Stored items
++++++++

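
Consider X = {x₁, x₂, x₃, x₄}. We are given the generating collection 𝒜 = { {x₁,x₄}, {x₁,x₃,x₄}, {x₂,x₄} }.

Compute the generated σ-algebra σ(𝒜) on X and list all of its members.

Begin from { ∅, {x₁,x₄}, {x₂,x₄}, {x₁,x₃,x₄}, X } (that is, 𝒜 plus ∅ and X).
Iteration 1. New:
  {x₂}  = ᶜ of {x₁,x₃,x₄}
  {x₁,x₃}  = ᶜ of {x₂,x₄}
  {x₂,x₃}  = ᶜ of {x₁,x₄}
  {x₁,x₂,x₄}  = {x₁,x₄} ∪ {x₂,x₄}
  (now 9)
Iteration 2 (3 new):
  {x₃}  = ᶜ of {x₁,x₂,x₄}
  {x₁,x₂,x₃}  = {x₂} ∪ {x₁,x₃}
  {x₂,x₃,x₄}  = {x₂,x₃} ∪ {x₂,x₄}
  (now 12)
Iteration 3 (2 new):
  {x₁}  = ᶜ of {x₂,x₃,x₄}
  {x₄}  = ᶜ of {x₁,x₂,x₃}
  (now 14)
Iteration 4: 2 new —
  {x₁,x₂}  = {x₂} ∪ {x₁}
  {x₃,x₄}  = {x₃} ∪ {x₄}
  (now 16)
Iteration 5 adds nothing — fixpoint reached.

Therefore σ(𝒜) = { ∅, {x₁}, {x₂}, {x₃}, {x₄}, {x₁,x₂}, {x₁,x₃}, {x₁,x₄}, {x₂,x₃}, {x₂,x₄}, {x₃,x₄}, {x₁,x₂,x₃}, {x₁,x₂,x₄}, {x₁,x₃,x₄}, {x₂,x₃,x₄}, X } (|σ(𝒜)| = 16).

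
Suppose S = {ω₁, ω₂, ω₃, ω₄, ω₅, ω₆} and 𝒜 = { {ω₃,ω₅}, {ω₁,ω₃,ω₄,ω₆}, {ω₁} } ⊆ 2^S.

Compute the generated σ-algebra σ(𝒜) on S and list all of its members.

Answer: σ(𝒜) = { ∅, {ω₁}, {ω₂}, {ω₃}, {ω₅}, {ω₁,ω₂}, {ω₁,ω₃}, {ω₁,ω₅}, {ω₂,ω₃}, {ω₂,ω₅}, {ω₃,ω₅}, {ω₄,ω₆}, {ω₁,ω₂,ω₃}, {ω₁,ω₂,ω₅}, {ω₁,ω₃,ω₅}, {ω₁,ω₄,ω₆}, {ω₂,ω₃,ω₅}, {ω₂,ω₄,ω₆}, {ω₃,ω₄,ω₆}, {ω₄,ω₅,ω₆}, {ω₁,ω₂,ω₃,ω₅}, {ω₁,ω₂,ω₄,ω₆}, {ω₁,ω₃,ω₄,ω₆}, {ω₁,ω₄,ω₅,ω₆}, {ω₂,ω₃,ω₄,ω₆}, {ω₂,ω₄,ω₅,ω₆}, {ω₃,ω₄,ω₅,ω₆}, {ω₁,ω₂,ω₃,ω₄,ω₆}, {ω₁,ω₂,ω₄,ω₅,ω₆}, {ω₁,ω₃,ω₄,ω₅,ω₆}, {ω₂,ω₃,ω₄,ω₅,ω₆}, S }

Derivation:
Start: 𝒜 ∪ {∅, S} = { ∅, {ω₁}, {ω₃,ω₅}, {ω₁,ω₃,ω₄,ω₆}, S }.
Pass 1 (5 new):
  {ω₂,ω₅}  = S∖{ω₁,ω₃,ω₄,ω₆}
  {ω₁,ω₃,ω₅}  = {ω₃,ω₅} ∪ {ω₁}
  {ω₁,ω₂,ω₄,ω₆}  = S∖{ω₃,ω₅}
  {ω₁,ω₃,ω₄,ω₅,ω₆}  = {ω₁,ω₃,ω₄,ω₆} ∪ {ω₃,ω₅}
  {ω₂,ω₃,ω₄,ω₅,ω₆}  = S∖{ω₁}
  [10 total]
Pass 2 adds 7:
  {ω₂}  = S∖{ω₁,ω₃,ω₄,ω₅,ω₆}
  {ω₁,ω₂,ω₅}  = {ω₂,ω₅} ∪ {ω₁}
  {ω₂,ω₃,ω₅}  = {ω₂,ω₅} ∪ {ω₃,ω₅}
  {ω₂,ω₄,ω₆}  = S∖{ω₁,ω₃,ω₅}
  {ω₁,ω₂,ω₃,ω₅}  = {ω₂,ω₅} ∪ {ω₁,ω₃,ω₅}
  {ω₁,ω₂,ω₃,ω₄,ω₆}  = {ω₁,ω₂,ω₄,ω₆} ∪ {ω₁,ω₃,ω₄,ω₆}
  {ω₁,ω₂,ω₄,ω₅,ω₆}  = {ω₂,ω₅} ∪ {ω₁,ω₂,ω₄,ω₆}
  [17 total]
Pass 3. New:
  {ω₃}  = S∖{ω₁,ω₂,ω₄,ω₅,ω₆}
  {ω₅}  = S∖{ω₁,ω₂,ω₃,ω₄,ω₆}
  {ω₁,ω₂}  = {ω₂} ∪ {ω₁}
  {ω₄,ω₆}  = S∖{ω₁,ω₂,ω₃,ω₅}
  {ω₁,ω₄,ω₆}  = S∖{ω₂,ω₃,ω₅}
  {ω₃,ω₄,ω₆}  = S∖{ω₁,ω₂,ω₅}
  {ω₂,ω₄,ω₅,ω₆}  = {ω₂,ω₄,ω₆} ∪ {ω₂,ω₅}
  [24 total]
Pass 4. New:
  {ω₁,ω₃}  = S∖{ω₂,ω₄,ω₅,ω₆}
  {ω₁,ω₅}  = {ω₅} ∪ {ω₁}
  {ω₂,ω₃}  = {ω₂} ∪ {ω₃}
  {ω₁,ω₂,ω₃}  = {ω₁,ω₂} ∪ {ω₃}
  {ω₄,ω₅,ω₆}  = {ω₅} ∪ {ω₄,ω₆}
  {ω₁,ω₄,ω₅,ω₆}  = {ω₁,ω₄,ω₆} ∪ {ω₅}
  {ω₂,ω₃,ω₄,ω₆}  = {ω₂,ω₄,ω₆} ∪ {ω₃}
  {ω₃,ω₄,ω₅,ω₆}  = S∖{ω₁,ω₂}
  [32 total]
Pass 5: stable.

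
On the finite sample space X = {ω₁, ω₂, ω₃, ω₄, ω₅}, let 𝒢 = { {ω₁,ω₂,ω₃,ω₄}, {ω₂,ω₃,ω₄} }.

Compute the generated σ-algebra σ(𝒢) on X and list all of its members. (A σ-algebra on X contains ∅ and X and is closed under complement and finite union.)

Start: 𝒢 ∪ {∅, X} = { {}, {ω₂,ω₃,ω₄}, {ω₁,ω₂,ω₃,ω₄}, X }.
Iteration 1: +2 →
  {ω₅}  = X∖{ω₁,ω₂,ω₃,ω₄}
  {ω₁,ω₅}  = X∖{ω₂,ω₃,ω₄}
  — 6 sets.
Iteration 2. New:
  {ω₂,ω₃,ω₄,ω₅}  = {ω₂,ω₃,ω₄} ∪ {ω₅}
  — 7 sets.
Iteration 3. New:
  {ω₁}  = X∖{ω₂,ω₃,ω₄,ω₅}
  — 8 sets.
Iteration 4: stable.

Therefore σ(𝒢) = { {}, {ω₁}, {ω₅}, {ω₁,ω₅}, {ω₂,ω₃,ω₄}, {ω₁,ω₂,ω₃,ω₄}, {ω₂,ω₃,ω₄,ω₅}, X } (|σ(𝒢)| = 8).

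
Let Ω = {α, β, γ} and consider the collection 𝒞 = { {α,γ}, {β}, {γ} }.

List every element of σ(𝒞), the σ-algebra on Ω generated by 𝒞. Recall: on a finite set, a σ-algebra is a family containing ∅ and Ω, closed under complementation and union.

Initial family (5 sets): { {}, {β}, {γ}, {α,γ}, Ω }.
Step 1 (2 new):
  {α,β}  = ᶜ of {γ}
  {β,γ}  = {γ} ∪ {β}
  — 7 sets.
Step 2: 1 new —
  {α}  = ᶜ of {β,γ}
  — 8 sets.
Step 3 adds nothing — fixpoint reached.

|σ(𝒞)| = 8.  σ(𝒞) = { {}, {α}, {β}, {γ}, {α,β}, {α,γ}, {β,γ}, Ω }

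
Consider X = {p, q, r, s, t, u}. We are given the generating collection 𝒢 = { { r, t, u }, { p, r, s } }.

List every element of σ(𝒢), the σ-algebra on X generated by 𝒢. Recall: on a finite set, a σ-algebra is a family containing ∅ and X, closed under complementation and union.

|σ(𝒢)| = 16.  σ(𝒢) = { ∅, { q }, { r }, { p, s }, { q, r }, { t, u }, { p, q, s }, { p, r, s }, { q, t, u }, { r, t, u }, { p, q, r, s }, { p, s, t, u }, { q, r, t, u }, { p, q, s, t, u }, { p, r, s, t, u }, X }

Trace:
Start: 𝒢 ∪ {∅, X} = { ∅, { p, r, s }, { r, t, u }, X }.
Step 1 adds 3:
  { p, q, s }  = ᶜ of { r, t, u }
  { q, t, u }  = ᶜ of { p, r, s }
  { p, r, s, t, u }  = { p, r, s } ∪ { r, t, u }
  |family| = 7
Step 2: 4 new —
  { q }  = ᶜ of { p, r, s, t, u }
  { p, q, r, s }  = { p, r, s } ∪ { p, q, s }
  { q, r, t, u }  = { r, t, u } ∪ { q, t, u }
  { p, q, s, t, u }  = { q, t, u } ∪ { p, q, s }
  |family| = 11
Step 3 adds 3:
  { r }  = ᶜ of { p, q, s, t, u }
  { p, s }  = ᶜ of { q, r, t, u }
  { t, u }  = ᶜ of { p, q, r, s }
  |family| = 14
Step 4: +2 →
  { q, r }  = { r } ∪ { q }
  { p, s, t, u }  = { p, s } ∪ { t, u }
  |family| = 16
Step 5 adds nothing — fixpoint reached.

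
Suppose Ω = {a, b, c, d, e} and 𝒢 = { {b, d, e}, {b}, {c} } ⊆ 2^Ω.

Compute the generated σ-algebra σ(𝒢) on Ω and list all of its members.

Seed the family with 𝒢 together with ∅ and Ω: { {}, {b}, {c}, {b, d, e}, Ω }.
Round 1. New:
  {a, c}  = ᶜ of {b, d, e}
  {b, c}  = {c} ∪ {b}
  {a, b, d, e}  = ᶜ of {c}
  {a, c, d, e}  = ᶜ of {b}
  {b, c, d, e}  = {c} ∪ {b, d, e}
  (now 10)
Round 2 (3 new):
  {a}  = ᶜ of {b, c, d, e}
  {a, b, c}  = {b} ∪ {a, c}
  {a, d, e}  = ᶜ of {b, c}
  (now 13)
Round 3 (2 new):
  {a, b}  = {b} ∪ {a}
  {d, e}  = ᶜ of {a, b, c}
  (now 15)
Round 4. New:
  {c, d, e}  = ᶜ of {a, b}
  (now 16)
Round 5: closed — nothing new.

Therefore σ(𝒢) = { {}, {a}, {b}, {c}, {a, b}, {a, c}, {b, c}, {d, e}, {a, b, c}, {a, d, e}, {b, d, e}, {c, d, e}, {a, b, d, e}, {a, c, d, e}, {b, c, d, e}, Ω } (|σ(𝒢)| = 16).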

++++++++

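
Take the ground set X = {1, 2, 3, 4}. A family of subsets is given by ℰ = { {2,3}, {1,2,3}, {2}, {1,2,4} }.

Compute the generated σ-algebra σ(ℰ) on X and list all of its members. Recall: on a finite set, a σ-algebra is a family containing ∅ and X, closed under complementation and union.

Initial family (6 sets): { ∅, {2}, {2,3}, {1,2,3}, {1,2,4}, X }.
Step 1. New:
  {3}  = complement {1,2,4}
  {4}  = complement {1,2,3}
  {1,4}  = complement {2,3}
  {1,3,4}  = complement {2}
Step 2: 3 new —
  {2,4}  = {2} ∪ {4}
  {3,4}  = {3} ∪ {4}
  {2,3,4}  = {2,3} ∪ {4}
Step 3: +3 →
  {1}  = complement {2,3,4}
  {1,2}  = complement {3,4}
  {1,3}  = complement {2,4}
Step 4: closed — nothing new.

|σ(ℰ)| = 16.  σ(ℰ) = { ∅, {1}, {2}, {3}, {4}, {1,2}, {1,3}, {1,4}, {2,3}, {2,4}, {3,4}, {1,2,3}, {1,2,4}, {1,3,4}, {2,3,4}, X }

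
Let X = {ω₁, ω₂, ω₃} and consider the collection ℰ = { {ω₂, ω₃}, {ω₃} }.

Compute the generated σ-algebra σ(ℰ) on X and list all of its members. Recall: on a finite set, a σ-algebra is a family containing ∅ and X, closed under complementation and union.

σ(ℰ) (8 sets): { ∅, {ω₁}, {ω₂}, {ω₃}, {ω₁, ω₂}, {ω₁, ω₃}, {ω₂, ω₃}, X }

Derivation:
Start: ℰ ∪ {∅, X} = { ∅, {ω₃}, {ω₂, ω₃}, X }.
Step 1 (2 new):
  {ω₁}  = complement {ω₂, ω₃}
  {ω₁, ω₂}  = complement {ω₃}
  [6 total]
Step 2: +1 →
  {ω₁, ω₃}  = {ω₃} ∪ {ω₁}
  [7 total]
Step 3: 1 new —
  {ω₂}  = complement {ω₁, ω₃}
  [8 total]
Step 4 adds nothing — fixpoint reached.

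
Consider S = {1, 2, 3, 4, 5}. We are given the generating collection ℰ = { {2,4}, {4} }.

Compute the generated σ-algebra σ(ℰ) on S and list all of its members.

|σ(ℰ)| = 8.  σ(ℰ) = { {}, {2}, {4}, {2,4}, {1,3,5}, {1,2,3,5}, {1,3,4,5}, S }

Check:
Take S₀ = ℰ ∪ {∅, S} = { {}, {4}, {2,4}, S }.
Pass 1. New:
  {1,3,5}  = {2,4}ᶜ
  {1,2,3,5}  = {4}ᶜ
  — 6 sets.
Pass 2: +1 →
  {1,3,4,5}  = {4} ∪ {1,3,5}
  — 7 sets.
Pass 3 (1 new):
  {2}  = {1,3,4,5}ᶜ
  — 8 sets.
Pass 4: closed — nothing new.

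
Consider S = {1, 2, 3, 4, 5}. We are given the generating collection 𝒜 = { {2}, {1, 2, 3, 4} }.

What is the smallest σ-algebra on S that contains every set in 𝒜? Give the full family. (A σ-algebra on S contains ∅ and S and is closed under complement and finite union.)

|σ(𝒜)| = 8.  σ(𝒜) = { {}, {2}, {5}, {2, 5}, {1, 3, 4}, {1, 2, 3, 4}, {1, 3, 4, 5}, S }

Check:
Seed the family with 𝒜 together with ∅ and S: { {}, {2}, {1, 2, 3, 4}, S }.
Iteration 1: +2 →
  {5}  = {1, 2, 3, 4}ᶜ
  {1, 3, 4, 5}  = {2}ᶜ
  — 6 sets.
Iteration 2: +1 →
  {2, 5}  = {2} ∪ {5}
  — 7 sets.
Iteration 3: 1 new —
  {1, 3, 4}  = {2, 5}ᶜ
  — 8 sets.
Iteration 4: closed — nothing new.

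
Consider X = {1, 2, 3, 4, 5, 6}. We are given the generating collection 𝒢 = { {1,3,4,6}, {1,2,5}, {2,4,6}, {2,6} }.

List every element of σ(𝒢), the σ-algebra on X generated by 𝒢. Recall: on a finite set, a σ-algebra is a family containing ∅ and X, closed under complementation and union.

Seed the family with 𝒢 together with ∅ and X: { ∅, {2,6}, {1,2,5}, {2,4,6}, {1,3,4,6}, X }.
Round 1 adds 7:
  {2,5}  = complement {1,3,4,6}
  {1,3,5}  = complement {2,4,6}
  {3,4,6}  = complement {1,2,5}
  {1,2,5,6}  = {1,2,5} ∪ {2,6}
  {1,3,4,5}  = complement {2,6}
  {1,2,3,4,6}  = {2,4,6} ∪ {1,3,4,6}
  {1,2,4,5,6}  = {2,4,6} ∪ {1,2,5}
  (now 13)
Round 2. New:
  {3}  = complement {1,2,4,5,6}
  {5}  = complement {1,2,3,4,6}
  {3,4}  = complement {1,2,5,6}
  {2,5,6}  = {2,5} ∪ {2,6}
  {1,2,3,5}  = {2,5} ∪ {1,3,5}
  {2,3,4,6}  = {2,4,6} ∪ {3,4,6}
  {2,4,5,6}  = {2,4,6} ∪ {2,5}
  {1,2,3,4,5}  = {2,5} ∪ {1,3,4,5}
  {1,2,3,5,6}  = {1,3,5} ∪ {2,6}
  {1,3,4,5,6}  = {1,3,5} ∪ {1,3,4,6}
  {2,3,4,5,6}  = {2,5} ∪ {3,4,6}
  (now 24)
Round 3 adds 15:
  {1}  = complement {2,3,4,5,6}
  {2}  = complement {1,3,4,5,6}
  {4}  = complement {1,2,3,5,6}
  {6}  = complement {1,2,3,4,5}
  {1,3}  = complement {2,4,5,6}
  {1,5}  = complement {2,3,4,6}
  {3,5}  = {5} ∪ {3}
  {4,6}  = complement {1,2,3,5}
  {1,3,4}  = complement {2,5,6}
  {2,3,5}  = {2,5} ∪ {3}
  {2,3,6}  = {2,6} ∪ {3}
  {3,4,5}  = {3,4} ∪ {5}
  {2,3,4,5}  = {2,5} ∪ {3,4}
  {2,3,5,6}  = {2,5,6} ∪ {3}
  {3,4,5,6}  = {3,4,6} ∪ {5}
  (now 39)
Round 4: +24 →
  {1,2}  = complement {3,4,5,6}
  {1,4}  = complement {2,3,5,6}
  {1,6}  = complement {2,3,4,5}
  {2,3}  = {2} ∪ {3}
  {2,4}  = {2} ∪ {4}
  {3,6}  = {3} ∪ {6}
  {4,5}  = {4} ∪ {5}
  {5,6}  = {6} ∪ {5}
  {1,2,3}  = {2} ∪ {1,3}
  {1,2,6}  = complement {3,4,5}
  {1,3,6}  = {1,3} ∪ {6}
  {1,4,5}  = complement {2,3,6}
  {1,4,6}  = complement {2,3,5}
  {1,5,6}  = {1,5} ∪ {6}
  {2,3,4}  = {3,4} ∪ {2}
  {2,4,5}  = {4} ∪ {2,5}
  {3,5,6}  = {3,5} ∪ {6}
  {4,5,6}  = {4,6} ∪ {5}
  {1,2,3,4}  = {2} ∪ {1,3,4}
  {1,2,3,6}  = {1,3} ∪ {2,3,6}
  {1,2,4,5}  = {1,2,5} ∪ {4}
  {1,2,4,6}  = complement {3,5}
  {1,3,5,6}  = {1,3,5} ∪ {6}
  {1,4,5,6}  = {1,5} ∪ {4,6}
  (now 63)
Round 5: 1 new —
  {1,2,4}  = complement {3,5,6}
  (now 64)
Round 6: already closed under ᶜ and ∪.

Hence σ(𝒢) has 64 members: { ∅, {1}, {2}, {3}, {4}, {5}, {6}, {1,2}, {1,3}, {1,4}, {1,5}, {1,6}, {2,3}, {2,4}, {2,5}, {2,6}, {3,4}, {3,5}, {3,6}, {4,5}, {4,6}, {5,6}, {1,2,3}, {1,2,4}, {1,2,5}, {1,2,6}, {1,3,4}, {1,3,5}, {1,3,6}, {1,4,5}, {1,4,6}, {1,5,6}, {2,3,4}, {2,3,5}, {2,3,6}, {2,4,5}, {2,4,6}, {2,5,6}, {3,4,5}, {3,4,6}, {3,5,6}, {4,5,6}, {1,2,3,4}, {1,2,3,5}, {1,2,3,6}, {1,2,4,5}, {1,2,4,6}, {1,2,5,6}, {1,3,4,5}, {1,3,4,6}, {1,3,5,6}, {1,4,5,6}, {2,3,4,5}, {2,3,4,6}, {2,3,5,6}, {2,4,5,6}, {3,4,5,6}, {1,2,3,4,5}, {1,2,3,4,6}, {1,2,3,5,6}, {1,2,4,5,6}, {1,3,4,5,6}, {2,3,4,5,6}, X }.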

++++++++

YOUR TASK -
Search the entries for the word "generating" and pick out every line that holds it.

OUTPUT OF THE TASK -
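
Consider X = {x₁, x₂, x₃, x₄}. We are given the generating collection 𝒜 = { {x₁,x₄}, {x₁,x₃,x₄}, {x₂,x₄} }.
Consider X = {p, q, r, s, t, u}. We are given the generating collection 𝒢 = { { r, t, u }, { p, r, s } }.
Consider S = {1, 2, 3, 4, 5}. We are given the generating collection ℰ = { {2,4}, {4} }.
Consider S = {1, 2, 3, 4, 5}. We are given the generating collection 𝒜 = { {2}, {1, 2, 3, 4} }.
Consider X = {1, 2, 3, 4, 5, 6}. We are given the generating collection 𝒢 = { {1,3,4,6}, {1,2,5}, {2,4,6}, {2,6} }.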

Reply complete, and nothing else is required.